_Instructions for the task_
Set down exactly the lines in the records below that run from the line with "j = 0.132743362831858*v - 0.672566371681416" to the line with "Iteratively Factor: b^4", inclusive, and nothing more.

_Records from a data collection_
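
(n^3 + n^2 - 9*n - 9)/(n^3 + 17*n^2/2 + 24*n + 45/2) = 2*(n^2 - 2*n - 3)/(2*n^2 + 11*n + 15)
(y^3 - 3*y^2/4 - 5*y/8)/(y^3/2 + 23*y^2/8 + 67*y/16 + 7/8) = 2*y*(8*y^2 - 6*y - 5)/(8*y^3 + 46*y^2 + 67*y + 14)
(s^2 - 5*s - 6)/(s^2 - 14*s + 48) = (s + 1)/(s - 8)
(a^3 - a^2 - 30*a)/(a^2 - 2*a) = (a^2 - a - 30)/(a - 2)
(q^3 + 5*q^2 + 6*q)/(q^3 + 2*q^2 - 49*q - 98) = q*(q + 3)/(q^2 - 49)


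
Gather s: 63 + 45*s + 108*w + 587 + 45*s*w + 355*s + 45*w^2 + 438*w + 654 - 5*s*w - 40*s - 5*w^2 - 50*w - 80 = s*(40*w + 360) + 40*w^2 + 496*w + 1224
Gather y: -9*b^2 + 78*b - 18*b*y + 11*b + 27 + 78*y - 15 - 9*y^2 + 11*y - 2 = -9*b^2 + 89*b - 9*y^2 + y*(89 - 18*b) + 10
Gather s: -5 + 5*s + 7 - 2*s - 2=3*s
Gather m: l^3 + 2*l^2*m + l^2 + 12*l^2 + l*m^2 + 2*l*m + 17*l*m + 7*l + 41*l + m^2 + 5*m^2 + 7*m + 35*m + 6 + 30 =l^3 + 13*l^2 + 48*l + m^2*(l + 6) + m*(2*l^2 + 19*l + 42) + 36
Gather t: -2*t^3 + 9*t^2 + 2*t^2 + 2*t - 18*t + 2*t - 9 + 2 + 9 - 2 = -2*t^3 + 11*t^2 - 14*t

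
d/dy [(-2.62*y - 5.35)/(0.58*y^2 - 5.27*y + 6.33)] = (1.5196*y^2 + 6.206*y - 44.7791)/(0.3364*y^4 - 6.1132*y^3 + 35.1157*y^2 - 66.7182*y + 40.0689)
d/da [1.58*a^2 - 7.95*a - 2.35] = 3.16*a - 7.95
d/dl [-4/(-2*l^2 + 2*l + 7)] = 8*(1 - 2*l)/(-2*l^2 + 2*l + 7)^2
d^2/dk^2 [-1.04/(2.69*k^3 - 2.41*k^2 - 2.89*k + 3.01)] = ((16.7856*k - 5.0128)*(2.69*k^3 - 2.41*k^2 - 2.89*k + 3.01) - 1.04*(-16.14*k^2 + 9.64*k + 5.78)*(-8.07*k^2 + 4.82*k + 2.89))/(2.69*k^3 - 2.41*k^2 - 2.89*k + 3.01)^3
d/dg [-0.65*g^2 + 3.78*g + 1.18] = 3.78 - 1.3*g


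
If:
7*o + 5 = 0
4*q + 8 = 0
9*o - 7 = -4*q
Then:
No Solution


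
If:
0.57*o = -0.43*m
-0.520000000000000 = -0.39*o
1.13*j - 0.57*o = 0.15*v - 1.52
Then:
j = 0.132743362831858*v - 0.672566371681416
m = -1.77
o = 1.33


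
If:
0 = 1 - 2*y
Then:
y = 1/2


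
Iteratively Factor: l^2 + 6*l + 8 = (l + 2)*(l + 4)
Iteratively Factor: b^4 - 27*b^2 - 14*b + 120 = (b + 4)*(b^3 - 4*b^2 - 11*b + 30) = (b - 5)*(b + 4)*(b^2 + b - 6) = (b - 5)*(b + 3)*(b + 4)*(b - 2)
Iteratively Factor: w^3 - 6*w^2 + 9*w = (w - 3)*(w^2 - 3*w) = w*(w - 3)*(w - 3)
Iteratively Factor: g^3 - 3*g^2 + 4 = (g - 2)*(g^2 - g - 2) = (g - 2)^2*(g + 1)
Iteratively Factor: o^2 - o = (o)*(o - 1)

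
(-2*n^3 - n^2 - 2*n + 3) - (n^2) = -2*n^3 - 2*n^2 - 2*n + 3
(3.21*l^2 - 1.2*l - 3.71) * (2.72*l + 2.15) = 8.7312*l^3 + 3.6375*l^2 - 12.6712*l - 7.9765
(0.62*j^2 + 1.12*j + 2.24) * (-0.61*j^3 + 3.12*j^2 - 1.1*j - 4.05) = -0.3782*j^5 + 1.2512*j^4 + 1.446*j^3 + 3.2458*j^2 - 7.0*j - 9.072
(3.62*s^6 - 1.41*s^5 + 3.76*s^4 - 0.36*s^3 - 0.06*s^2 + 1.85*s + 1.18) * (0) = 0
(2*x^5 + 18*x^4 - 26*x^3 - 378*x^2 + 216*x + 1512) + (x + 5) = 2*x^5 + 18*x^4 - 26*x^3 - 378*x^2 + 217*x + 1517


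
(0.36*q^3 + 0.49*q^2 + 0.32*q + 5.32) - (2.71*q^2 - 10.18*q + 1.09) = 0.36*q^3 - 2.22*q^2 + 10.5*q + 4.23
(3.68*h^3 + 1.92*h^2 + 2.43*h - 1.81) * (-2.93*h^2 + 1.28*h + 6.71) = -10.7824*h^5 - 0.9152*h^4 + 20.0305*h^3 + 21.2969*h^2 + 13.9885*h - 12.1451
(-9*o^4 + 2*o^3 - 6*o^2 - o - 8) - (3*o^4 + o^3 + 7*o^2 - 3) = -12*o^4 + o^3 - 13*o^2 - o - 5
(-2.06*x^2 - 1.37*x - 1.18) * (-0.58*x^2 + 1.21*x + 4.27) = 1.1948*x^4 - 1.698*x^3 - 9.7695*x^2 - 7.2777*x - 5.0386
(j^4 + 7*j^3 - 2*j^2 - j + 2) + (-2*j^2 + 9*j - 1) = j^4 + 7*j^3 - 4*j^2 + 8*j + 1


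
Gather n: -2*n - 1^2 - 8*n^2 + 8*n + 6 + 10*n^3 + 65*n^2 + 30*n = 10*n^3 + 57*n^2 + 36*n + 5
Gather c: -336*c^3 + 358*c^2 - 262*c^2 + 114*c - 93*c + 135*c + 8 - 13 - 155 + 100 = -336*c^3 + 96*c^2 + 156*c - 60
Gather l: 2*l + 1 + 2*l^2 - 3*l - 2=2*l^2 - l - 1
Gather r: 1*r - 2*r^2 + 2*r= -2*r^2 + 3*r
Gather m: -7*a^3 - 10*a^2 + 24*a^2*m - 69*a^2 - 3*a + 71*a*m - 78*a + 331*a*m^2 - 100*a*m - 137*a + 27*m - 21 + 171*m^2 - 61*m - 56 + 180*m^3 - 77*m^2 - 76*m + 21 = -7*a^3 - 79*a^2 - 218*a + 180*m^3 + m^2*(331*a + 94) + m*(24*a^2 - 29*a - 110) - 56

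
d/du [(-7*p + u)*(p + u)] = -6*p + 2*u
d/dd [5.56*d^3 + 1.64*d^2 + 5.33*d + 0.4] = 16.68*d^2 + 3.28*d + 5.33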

...

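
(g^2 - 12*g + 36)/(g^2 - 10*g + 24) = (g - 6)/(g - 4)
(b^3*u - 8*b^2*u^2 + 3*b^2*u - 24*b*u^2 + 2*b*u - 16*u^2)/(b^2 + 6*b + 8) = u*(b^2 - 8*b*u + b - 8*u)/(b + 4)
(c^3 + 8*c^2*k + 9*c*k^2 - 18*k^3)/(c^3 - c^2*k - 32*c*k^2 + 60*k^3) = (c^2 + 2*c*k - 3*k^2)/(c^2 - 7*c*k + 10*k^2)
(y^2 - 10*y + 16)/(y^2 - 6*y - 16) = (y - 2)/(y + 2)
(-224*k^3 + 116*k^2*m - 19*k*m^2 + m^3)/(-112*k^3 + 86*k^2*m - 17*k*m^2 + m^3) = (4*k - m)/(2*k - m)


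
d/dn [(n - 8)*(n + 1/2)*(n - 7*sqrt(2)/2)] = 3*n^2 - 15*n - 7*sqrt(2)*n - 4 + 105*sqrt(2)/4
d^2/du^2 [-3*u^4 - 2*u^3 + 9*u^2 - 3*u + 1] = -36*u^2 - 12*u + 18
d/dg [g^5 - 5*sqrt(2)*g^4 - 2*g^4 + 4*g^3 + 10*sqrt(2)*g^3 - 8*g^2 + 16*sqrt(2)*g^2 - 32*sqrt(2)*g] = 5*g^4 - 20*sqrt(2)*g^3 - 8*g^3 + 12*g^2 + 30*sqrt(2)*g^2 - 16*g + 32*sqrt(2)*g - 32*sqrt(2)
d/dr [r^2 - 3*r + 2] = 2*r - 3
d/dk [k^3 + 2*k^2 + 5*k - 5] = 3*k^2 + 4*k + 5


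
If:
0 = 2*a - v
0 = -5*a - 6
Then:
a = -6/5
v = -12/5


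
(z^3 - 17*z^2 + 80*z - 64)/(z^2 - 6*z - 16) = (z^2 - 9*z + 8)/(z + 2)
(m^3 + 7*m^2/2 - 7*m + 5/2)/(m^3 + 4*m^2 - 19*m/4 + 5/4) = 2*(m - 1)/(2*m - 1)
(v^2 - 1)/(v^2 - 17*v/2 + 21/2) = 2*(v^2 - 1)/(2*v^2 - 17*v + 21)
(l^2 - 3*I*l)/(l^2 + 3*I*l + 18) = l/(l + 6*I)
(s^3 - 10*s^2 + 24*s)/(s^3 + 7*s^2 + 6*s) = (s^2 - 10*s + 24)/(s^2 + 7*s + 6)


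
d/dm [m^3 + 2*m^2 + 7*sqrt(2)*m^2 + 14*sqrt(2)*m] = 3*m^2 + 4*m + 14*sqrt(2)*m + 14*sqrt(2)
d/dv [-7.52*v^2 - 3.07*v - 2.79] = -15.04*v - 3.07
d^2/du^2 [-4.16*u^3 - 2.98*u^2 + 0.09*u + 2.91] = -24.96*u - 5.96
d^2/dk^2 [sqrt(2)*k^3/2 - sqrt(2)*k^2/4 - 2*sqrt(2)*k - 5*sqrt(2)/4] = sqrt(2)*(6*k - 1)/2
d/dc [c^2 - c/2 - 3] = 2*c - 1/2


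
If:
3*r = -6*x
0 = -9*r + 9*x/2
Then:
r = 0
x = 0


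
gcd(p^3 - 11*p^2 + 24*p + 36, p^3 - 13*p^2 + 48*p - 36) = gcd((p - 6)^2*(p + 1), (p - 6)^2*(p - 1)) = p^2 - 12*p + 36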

---

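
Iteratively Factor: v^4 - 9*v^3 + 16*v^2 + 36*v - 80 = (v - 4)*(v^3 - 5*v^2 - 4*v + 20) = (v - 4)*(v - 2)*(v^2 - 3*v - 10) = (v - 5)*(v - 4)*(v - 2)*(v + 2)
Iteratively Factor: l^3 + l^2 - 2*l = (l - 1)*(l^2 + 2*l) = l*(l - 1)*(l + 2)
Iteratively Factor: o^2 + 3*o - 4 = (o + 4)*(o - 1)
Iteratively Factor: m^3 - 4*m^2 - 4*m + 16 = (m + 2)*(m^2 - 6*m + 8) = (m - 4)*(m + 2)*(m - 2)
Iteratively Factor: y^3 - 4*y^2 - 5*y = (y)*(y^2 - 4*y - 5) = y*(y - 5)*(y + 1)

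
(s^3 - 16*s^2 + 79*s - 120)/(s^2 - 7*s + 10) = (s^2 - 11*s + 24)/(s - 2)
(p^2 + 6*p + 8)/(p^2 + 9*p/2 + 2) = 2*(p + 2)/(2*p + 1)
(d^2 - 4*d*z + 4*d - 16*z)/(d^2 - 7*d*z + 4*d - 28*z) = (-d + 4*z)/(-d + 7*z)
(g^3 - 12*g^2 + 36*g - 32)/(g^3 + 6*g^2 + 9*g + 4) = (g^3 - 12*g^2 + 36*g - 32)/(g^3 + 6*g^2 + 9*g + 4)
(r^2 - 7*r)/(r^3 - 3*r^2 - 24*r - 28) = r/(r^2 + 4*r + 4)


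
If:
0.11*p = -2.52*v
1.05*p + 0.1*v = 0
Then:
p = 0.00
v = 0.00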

_Exercise response_
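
j = 0.132743362831858*v - 0.672566371681416
m = -1.77
o = 1.33


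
If:
0 = 1 - 2*y
Then:
y = 1/2


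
Iteratively Factor: l^2 + 6*l + 8 = (l + 2)*(l + 4)
Iteratively Factor: b^4 - 27*b^2 - 14*b + 120 = (b + 4)*(b^3 - 4*b^2 - 11*b + 30) = (b - 5)*(b + 4)*(b^2 + b - 6) = (b - 5)*(b + 3)*(b + 4)*(b - 2)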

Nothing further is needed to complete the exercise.